[Records contained in a dataset]
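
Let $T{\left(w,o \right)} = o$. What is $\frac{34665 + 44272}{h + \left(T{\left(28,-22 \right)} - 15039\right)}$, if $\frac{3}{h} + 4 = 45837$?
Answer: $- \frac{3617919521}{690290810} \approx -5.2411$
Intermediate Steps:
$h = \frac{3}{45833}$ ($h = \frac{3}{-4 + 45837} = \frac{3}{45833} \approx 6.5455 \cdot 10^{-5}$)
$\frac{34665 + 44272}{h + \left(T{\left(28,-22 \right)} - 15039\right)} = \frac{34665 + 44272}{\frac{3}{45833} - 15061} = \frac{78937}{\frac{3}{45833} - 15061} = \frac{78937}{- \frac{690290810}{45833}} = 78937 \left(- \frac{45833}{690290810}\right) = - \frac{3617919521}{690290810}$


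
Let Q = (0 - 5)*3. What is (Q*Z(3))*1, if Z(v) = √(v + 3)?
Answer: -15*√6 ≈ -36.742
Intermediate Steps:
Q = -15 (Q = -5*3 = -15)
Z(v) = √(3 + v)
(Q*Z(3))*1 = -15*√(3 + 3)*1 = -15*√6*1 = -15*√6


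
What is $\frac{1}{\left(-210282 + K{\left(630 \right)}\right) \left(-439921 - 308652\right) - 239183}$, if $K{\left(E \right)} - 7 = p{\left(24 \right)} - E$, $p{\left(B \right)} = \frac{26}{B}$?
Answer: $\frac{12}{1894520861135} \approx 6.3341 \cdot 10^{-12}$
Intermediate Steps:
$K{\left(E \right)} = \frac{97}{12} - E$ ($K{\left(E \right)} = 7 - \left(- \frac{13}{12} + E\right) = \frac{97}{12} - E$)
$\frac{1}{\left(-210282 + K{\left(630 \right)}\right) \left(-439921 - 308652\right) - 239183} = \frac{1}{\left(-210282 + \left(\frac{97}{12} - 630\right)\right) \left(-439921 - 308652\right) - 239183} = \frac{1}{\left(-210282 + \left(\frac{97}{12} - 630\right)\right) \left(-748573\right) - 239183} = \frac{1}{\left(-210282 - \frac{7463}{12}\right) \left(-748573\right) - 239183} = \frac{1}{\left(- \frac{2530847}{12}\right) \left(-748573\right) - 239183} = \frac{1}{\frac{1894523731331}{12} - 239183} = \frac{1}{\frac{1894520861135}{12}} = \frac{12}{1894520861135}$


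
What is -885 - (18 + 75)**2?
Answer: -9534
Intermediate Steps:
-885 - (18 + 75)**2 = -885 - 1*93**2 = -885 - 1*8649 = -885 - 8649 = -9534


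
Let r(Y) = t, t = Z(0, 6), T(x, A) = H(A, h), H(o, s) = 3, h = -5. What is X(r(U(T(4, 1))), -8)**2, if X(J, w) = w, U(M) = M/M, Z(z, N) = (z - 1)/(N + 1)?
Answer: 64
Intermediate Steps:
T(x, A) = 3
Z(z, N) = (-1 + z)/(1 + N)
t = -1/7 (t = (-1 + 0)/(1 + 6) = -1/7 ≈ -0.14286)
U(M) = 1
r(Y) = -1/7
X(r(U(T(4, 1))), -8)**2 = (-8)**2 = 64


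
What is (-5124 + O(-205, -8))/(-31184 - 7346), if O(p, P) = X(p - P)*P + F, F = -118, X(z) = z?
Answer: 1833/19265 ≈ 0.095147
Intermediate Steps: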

==

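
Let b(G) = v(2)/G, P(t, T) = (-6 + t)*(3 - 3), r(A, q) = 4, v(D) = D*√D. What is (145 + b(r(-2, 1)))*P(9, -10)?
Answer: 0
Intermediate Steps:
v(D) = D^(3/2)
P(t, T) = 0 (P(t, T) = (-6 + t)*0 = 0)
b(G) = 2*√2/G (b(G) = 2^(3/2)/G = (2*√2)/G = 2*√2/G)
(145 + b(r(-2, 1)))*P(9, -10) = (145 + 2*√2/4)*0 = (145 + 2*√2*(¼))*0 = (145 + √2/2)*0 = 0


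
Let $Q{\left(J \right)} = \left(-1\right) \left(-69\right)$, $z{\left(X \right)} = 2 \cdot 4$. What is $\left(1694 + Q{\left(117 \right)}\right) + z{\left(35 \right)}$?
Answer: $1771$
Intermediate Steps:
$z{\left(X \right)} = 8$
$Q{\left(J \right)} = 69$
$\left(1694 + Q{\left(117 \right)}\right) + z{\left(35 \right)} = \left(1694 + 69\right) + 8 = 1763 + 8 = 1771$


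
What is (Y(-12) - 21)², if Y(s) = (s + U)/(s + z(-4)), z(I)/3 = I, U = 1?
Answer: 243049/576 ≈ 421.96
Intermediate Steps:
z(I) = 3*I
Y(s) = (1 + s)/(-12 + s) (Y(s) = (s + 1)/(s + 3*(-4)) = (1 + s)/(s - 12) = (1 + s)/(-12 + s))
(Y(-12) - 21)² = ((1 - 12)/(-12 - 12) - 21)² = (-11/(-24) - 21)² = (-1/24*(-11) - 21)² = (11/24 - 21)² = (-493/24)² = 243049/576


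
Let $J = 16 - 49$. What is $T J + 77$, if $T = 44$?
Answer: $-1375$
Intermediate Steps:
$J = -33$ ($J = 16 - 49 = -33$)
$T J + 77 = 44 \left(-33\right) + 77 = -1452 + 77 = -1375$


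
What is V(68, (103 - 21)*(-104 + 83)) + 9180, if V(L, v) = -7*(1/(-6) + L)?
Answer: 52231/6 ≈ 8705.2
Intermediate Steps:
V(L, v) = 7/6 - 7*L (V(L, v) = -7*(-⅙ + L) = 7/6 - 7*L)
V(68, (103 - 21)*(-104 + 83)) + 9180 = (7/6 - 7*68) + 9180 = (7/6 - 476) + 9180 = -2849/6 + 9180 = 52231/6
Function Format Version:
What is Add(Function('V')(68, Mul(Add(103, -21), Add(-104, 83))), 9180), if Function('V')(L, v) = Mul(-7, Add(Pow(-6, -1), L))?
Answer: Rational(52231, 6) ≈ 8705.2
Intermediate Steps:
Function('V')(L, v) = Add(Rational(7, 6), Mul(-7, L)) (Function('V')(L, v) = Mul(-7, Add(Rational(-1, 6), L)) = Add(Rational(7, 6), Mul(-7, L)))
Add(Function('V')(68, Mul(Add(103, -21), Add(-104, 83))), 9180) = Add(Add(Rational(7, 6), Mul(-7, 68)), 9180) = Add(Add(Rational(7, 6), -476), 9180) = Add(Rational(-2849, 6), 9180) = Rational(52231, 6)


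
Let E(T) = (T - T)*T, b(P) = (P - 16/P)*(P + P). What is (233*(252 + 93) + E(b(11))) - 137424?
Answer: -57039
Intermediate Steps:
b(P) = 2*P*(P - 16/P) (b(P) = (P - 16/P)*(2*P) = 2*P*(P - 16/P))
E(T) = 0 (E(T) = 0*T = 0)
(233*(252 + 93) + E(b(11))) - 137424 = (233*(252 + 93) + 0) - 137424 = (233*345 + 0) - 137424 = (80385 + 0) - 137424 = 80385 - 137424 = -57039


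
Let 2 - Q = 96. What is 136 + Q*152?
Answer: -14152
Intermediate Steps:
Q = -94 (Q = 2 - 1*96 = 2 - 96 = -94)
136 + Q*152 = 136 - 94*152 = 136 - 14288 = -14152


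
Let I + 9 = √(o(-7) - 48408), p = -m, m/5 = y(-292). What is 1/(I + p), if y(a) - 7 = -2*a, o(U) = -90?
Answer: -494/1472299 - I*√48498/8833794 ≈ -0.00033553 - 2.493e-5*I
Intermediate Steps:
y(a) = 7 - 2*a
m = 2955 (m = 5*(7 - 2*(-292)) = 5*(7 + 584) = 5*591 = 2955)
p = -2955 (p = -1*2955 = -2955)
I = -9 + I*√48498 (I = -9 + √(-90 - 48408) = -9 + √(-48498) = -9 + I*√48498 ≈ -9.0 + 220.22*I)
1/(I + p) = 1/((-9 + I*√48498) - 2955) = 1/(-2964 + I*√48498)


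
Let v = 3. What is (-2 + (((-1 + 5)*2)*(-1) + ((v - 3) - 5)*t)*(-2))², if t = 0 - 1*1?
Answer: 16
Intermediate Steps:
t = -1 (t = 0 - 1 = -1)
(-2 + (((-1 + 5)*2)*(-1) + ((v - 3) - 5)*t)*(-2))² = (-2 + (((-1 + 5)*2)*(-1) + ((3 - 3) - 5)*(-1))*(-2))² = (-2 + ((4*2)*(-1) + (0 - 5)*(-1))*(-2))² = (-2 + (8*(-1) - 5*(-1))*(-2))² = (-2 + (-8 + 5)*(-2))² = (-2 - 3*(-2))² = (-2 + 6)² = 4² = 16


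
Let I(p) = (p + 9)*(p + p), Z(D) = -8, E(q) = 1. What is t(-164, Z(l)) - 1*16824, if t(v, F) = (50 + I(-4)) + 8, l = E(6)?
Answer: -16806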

* * *

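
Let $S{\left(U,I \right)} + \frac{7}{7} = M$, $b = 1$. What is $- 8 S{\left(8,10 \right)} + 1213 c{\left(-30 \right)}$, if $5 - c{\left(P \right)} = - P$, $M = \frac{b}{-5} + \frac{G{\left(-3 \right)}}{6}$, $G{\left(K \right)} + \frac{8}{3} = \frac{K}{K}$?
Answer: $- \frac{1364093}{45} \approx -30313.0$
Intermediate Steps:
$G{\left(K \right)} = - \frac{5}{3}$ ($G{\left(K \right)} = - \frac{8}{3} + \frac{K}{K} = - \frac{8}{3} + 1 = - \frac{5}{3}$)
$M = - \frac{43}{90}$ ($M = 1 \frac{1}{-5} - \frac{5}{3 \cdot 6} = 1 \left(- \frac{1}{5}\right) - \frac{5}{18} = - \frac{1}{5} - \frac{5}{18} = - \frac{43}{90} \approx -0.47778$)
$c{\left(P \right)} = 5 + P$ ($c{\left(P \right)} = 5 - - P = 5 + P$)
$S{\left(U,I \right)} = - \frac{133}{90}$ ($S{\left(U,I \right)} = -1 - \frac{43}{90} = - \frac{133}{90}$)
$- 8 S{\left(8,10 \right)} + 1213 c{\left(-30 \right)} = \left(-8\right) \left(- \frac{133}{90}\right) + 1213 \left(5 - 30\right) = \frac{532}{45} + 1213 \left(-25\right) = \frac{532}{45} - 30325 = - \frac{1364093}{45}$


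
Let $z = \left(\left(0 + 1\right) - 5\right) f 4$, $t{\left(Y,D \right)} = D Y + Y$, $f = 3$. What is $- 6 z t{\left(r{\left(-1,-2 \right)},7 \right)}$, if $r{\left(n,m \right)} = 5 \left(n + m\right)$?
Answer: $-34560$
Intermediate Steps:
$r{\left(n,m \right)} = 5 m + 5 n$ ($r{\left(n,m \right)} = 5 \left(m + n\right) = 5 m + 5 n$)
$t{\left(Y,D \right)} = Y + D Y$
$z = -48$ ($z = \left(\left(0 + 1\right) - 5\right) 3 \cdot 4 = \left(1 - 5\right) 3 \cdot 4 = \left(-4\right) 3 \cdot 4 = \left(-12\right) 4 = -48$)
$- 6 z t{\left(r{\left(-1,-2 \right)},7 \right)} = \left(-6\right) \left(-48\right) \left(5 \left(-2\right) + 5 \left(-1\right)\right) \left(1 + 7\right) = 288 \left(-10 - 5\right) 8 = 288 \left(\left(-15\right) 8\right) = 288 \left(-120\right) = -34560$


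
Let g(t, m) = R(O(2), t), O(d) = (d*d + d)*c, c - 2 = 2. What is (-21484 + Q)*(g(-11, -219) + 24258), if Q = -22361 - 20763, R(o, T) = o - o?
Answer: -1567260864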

_ABOUT THIS TASK_:
Taking the lines above, repeat exactly those from the line that contains "4 = 45837$?" through the line that contains "Answer: -15*√6 ≈ -36.742", and both of those lines as well. Include nothing else.

_REPLY TO THE TASK_:
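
Let $T{\left(w,o \right)} = o$. What is $\frac{34665 + 44272}{h + \left(T{\left(28,-22 \right)} - 15039\right)}$, if $\frac{3}{h} + 4 = 45837$?
Answer: $- \frac{3617919521}{690290810} \approx -5.2411$
Intermediate Steps:
$h = \frac{3}{45833}$ ($h = \frac{3}{-4 + 45837} = \frac{3}{45833} \approx 6.5455 \cdot 10^{-5}$)
$\frac{34665 + 44272}{h + \left(T{\left(28,-22 \right)} - 15039\right)} = \frac{34665 + 44272}{\frac{3}{45833} - 15061} = \frac{78937}{\frac{3}{45833} - 15061} = \frac{78937}{- \frac{690290810}{45833}} = 78937 \left(- \frac{45833}{690290810}\right) = - \frac{3617919521}{690290810}$


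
Let Q = (0 - 5)*3. What is (Q*Z(3))*1, if Z(v) = √(v + 3)?
Answer: -15*√6 ≈ -36.742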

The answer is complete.